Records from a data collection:
»»

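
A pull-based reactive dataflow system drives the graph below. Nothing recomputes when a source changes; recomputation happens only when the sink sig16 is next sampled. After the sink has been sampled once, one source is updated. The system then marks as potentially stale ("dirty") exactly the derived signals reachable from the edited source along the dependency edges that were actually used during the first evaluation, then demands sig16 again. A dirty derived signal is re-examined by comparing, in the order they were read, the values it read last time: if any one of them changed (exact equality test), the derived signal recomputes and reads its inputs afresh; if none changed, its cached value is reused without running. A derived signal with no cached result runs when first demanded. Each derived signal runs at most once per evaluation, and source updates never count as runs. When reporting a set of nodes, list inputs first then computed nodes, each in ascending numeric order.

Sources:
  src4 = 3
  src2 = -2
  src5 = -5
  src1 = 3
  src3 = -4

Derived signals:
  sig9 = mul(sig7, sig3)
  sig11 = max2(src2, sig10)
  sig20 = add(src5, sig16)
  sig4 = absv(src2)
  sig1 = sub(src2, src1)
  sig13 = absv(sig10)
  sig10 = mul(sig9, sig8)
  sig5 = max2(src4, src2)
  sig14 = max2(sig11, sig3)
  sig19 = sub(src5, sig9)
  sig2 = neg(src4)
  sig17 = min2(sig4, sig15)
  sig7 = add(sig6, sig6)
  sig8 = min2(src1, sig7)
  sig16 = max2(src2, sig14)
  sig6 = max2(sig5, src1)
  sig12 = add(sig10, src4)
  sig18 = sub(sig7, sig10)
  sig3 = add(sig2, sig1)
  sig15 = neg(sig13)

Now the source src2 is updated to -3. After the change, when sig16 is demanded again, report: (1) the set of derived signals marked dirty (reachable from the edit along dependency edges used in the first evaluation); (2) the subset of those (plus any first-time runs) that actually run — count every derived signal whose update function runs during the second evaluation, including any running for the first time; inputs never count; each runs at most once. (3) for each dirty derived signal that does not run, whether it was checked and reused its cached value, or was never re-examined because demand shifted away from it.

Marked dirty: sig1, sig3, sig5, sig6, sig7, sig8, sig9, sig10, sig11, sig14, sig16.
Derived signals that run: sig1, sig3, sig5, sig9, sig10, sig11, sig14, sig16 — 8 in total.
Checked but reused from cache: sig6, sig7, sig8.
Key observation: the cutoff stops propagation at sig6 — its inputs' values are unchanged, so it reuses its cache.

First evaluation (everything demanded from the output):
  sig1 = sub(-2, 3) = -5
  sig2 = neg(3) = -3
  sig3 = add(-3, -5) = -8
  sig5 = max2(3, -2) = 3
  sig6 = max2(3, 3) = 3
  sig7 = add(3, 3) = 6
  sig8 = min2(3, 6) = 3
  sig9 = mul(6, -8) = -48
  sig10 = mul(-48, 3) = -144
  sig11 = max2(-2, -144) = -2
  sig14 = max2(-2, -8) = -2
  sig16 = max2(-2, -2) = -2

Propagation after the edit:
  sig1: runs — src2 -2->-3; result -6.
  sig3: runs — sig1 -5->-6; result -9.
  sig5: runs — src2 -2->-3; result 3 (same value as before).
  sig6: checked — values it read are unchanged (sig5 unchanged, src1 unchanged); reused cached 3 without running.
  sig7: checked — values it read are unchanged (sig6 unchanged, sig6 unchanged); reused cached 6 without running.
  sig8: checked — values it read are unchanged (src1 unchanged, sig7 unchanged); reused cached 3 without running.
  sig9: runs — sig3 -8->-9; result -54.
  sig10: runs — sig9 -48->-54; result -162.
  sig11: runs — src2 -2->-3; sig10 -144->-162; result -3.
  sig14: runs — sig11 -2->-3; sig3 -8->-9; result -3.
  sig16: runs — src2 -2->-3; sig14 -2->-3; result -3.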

««
»»

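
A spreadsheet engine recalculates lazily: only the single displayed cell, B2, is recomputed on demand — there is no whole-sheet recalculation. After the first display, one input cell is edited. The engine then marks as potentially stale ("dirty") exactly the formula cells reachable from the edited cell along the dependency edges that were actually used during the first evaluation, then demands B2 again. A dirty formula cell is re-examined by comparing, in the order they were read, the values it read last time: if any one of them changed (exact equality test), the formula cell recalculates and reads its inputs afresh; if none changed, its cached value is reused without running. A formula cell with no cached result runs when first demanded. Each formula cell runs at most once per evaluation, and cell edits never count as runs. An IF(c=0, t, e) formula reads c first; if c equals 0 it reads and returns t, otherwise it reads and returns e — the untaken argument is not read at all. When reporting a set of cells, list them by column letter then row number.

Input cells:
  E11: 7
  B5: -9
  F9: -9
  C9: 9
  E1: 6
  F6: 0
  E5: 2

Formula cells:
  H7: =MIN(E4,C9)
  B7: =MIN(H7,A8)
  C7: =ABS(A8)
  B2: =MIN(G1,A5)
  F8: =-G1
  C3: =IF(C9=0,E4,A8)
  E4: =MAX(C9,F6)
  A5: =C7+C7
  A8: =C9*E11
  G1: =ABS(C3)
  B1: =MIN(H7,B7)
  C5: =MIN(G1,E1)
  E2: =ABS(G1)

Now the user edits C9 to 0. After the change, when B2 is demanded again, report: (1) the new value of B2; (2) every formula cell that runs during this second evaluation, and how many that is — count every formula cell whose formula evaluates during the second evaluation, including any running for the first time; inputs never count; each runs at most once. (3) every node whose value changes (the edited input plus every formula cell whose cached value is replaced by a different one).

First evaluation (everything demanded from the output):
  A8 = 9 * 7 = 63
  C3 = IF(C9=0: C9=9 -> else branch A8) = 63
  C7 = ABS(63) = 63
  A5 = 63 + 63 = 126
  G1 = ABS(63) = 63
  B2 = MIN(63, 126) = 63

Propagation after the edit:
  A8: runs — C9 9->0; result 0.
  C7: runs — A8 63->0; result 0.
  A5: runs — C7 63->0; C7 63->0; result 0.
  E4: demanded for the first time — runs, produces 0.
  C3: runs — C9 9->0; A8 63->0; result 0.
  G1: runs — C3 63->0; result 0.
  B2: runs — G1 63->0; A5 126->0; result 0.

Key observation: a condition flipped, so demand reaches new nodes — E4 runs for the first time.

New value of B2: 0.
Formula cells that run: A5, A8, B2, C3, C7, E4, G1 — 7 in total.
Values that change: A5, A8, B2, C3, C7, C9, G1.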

««

Aim of the task> Reproduce exactly the entries above, limited to the lines from the one with "A pull-based reactive" through the one with "sig15 = neg(sig13)", both included.

Result>
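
A pull-based reactive dataflow system drives the graph below. Nothing recomputes when a source changes; recomputation happens only when the sink sig16 is next sampled. After the sink has been sampled once, one source is updated. The system then marks as potentially stale ("dirty") exactly the derived signals reachable from the edited source along the dependency edges that were actually used during the first evaluation, then demands sig16 again. A dirty derived signal is re-examined by comparing, in the order they were read, the values it read last time: if any one of them changed (exact equality test), the derived signal recomputes and reads its inputs afresh; if none changed, its cached value is reused without running. A derived signal with no cached result runs when first demanded. Each derived signal runs at most once per evaluation, and source updates never count as runs. When reporting a set of nodes, list inputs first then computed nodes, each in ascending numeric order.

Sources:
  src4 = 3
  src2 = -2
  src5 = -5
  src1 = 3
  src3 = -4

Derived signals:
  sig9 = mul(sig7, sig3)
  sig11 = max2(src2, sig10)
  sig20 = add(src5, sig16)
  sig4 = absv(src2)
  sig1 = sub(src2, src1)
  sig13 = absv(sig10)
  sig10 = mul(sig9, sig8)
  sig5 = max2(src4, src2)
  sig14 = max2(sig11, sig3)
  sig19 = sub(src5, sig9)
  sig2 = neg(src4)
  sig17 = min2(sig4, sig15)
  sig7 = add(sig6, sig6)
  sig8 = min2(src1, sig7)
  sig16 = max2(src2, sig14)
  sig6 = max2(sig5, src1)
  sig12 = add(sig10, src4)
  sig18 = sub(sig7, sig10)
  sig3 = add(sig2, sig1)
  sig15 = neg(sig13)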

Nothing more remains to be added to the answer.